- TASK ITEM
Give back, unchanged, the lines from the one containing "Find the antiderivative of (6x" to the end of the listing, inclusive of both.

- DATASET CONTENT
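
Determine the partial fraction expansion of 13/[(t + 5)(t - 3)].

13/(t + 5)(t - 3) = A/(t + 5) + B/(t - 3). A = 13/(-5 - 3) = -13/8, B = 13/(3 + 5) = 13/8
Result: (-13/8)/(t + 5) + (13/8)/(t - 3)


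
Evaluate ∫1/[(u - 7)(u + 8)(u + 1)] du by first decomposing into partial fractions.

Cover-up: A = 1/120, B = 1/105, C = -1/56. Decomposition: (1/120)/(u - 7) + (1/105)/(u + 8) - (1/56)/(u + 1). Integrate each term: (1/120) ln|(u - 7)| + (1/105) ln|(u + 8)| - (1/56) ln|(u + 1)| + C


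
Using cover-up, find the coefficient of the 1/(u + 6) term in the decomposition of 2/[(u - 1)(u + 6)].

Cover (u + 6), set u=-6: 2/((u - 1) at u=-6) = 2/(-7) = -2/7


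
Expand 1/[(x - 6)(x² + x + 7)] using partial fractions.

Cover-up at x = 6: A = 1/(6² + 1·6 + 7) = 1/49. Then B = -A = -1/49, C = -A·(1 + 6) = -1/7
Result: (1/49)/(x - 6) - ((1/49)x + 1/7)/(x² + x + 7)


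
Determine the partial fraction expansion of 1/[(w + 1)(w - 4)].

1/(w + 1)(w - 4) = A/(w + 1) + B/(w - 4). A = 1/(-1 - 4) = -1/5, B = 1/(4 + 1) = 1/5
Result: (-1/5)/(w + 1) + (1/5)/(w - 4)


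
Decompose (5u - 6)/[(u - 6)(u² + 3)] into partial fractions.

At u=6: α = (5·6 - 6)/(6² + 3) = 8/13. β = -α = -8/13, γ = 5 - 6·α = 17/13
Result: (8/13)/(u - 6) - ((8/13)u - 17/13)/(u² + 3)


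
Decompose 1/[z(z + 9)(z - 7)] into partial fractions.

Using cover-up method: α = -1/63, β = 1/144, γ = 1/112
Result: (-1/63)/z + (1/144)/(z + 9) + (1/112)/(z - 7)


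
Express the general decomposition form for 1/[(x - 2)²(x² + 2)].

Repeated linear + quadratic: A/(x - 2) + B/(x - 2)² + (Cx + D)/(x² + 2)


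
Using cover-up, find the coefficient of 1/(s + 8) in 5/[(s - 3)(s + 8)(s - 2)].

Cover (s + 8), set s=-8: 5/[(-8 - 3)(-8 - 2)] = 1/22


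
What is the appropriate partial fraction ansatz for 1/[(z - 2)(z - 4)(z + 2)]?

Three distinct linear factors: α/(z - 2) + β/(z - 4) + γ/(z + 2)


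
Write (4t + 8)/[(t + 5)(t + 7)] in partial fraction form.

At t=-5: α = (4·(-5) + 8)/(-5 + 7) = -6. At t=-7: β = (4·(-7) + 8)/(-7 + 5) = 10
Result: -6/(t + 5) + 10/(t + 7)


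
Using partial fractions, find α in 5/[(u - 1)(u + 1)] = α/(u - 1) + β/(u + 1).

Cover-up at u = 1: α = 5/(1 + 1) = 5/2


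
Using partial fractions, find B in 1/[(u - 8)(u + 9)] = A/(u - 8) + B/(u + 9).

Cover-up at u = -9: B = 1/(-9 - 8) = -1/17


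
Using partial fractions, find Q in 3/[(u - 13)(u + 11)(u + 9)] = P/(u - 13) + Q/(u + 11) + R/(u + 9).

Cover-up at u = -11: Q = 3/[(-11 - 13)(-11 + 9)] = 3/[(-24)(-2)] = 3/48 = 1/16


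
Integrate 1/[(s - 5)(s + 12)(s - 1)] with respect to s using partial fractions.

Cover-up: P = 1/68, Q = 1/221, R = -1/52. Decomposition: (1/68)/(s - 5) + (1/221)/(s + 12) - (1/52)/(s - 1). Integrate each term: (1/68) ln|(s - 5)| + (1/221) ln|(s + 12)| - (1/52) ln|(s - 1)| + C


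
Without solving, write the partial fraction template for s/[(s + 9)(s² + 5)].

Linear + irreducible quadratic: A/(s + 9) + (Bs + C)/(s² + 5)


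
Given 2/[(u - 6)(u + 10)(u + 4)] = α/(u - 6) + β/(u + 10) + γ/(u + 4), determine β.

Cover-up at u = -10: β = 2/[(-10 - 6)(-10 + 4)] = 2/[(-16)(-6)] = 2/96 = 1/48


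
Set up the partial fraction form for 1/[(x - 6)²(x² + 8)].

Repeated linear + quadratic: α/(x - 6) + β/(x - 6)² + (γx + δ)/(x² + 8)


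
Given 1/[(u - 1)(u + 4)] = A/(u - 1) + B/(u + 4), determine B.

Cover-up at u = -4: B = 1/(-4 - 1) = -1/5


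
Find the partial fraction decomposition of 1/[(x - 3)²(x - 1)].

Cover-up at x=1: γ = 1/(1 - 3)² = 1/4. Cover-up at x=3: β = 1/(3 - 1) = 1/2. Comparing x² coeff: α = -γ = -1/4
Result: (-1/4)/(x - 3) + (1/2)/(x - 3)² + (1/4)/(x - 1)


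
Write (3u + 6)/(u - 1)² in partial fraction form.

(3u + 6) = A(u - 1) + B. At u = 1: B = 3·1 + 6 = 9. Coeff of u: A = 3
Result: 3/(u - 1) + 9/(u - 1)²


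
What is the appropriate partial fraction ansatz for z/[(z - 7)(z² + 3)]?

Linear + irreducible quadratic: A/(z - 7) + (Bz + C)/(z² + 3)


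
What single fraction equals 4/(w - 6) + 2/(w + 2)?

Common denominator (w - 6)(w + 2). Numerator: 4(w + 2) + 2(w - 6) = (4w + 8) + (2w - 12) = 6w - 4
Result: (6w - 4)/[(w - 6)(w + 2)]


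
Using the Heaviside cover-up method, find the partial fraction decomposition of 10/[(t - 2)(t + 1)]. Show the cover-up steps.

Cover (t - 2): set t=2, get α = 10/(2 + 1) = 10/3. Cover (t + 1): set t=-1, get β = 10/(-1 - 2) = -10/3.
Result: (10/3)/(t - 2) - (10/3)/(t + 1)


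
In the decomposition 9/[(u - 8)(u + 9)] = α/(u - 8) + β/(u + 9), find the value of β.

Cover-up at u = -9: β = 9/(-9 - 8) = -9/17


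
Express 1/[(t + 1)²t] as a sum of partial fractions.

Cover-up at t=0: C = 1/(0 + 1)² = 1. Cover-up at t=-1: B = 1/(-1 - 0) = -1. Comparing t² coeff: A = -C = -1
Result: -1/(t + 1) - 1/(t + 1)² + 1/t


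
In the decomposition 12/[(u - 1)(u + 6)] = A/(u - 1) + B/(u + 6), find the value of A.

Cover-up at u = 1: A = 12/(1 + 6) = 12/7


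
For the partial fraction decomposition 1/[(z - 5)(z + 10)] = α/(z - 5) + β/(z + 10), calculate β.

Cover-up at z = -10: β = 1/(-10 - 5) = -1/15


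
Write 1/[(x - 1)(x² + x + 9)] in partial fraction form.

Cover-up at x = 1: α = 1/(1² + 1·1 + 9) = 1/11. Then β = -α = -1/11, γ = -α·(1 + 1) = -2/11
Result: (1/11)/(x - 1) - ((1/11)x + 2/11)/(x² + x + 9)


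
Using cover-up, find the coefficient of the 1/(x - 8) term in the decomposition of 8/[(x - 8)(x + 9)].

Cover (x - 8), set x=8: 8/((x + 9) at x=8) = 8/(17) = 8/17


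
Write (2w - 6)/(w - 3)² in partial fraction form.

(2w - 6) = α(w - 3) + β. At w = 3: β = 2·3 - 6 = 0. Coeff of w: α = 2
Result: 2/(w - 3)


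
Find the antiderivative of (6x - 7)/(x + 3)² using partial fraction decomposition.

Decompose: A = 6, B = 6·(-3) - 7 = -25, so (6x - 7)/(x + 3)² = 6/(x + 3) - 25/(x + 3)². Integrate: ∫ A/(x + 3) dx = 6 ln|(x + 3)|; ∫ B/(x + 3)² dx = 25/(x + 3). Sum: 6 ln|(x + 3)| + 25/(x + 3) + C


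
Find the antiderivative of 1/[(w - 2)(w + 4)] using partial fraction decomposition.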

- RESPONSE TO THE TASK
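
Find the antiderivative of (6x - 7)/(x + 3)² using partial fraction decomposition.

Decompose: A = 6, B = 6·(-3) - 7 = -25, so (6x - 7)/(x + 3)² = 6/(x + 3) - 25/(x + 3)². Integrate: ∫ A/(x + 3) dx = 6 ln|(x + 3)|; ∫ B/(x + 3)² dx = 25/(x + 3). Sum: 6 ln|(x + 3)| + 25/(x + 3) + C


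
Find the antiderivative of 1/[(w - 2)(w + 4)] using partial fraction decomposition.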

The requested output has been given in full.